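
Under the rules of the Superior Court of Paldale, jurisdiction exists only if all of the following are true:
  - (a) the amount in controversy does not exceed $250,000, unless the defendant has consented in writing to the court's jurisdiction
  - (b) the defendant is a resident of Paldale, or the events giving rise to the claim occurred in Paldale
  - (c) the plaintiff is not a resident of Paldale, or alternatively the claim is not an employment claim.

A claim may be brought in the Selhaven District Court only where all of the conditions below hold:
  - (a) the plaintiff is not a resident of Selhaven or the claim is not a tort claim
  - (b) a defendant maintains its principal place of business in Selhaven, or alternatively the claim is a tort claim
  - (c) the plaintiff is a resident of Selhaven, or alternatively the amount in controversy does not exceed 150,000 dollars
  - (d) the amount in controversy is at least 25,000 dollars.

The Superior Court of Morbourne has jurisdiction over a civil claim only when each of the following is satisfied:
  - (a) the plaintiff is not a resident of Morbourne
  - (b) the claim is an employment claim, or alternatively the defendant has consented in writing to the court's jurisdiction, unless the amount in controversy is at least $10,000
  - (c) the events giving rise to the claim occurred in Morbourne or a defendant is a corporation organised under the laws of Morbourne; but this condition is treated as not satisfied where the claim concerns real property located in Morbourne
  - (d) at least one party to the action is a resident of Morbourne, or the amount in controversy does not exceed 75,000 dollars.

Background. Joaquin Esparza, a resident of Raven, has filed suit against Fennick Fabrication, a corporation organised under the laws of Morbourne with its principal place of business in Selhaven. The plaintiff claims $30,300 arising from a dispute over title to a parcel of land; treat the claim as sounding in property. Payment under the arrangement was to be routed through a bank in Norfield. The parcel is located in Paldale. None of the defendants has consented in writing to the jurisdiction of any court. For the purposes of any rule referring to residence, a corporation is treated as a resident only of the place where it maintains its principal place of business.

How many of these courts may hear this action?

3

The Superior Court of Paldale:
  (a) The amount in controversy is 30,300 dollars, within the 250,000 dollars ceiling. Condition met.
  (b) The operative events occurred in Paldale, which satisfies one of the alternatives. Satisfied.
  (c) The plaintiff resides in Raven, which is not Paldale, which satisfies one of the alternatives. Satisfied.
  → Every requirement is satisfied — jurisdiction.
The Selhaven District Court:
  (a) The plaintiff resides in Raven, which is not Selhaven — that alternative is enough. Condition met.
  (b) Fennick Fabrication has its principal place of business in Selhaven, so this disjunct is met. Satisfied.
  (c) The amount in controversy is 30,300 dollars, within the USD 150,000 ceiling — that alternative is enough. Satisfied.
  (d) The amount in controversy is $30,300, which meets the 25,000 dollars floor. Condition met.
  → The court has jurisdiction.
The Superior Court of Morbourne:
  (a) The plaintiff resides in Raven, which is not Morbourne. Met.
  (b) The claim is a property claim, not an employment claim; no such written consent has been filed — every alternative fails. However, the amount in controversy is 30,300 dollars, which meets the $10,000 floor, so the 'unless' proviso supplies this condition. Met.
  (c) Fennick Fabrication is organised under the laws of Morbourne, so this disjunct is met. The exception is not triggered, since the property lies in Paldale, not Morbourne. Condition met.
  (d) The amount in controversy is USD 30,300, within the $75,000 ceiling, so this disjunct is met. Met.
  → Jurisdiction lies.
Courts with jurisdiction: the Superior Court of Paldale, the Selhaven District Court, the Superior Court of Morbourne — 3 in total.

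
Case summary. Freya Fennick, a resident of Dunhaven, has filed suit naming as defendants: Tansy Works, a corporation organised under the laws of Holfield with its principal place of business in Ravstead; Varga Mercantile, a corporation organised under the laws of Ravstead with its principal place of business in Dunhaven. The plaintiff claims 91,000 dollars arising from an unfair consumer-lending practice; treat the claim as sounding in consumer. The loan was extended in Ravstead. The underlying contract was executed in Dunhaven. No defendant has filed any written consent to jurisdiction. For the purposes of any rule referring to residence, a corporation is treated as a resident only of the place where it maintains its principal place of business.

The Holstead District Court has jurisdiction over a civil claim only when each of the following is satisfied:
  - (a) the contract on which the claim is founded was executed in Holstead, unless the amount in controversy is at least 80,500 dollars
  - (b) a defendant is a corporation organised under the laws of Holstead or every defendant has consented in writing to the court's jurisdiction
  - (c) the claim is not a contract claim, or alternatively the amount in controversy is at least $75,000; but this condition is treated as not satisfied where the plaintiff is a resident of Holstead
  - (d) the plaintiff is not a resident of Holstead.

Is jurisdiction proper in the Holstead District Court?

The Holstead District Court:
  (a) The contract was executed in Dunhaven, not Holstead. But the amount in controversy is USD 91,000, which meets the USD 80,500 floor, and the 'unless' clause therefore excuses the requirement. Condition met.
  (b) The corporate defendant(s) are organised in Holfield, Ravstead, not Holstead; no such written consent has been filed — every alternative fails. Fails.
  (c) The claim is a consumer claim, not a contract claim, so one alternative holds. The carve-out does not apply: the plaintiff resides in Dunhaven, not Holstead. Condition met.
  (d) The plaintiff resides in Dunhaven, which is not Holstead. Satisfied.
  → No jurisdiction.

No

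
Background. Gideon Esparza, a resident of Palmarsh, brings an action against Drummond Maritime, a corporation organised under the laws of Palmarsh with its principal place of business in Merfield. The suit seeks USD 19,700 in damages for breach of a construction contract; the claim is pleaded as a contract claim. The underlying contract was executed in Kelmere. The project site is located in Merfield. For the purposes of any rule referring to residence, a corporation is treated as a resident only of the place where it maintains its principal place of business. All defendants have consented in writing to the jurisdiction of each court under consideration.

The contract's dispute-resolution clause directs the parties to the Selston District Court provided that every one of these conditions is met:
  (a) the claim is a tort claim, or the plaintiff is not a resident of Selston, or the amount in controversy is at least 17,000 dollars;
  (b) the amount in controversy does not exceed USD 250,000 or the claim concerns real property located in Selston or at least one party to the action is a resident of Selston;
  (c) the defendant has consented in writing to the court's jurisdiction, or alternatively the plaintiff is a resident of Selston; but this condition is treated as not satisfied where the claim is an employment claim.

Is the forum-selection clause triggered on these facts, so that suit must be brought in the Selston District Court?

Yes

The Selston District Court:
  (a) The plaintiff resides in Palmarsh, which is not Selston, so this disjunct is met. Satisfied.
  (b) The amount in controversy is $19,700, within the $250,000 ceiling, which satisfies one of the alternatives. Satisfied.
  (c) Every defendant has filed written consent, so one alternative holds. The carve-out does not apply: the claim is a contract claim, not an employment claim. Satisfied.
  → The clause applies.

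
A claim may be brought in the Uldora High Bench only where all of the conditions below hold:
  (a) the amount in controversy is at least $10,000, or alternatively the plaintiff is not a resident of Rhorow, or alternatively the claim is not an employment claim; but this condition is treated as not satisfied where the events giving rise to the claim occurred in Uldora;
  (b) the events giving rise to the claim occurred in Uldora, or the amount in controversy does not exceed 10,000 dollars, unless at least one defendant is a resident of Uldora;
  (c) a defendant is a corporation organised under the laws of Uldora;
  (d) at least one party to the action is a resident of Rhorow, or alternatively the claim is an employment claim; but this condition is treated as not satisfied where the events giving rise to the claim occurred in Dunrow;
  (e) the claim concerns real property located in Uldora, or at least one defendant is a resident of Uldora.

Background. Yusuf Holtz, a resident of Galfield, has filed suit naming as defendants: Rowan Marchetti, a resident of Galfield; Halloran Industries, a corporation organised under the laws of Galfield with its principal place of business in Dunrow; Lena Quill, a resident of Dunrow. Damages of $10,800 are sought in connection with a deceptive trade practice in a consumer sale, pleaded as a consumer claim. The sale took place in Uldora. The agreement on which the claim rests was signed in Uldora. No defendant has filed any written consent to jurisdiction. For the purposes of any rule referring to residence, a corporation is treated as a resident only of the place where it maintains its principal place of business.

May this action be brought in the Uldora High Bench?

No

The Uldora High Bench:
  (a) The amount in controversy is 10,800 dollars, which meets the $10,000 floor, so one alternative holds. But the operative events occurred in Uldora, triggering the carve-out and defeating this condition. Condition not met.
  (b) The operative events occurred in Uldora, so this disjunct is met. Condition met.
  (c) The corporate defendant(s) are organised in Galfield, not Uldora. Not satisfied.
  (d) No party resides in Rhorow; the claim is a consumer claim, not an employment claim — none of the alternatives is met. Not met.
  (e) The claim does not concern real property; no defendant resides in Uldora (they reside in Galfield, Dunrow, Dunrow) — every alternative fails. Not met.
  → No jurisdiction.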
________________________________________
*The problem:* Given the data above, transcribe exactly the lines from the one containing "- (a) the amount" down to the one containing "- (c) the plaintiff is not", and no others.

*Task result:*
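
  - (a) the amount in controversy does not exceed $250,000, unless the defendant has consented in writing to the court's jurisdiction
  - (b) the defendant is a resident of Paldale, or the events giving rise to the claim occurred in Paldale
  - (c) the plaintiff is not a resident of Paldale, or alternatively the claim is not an employment claim.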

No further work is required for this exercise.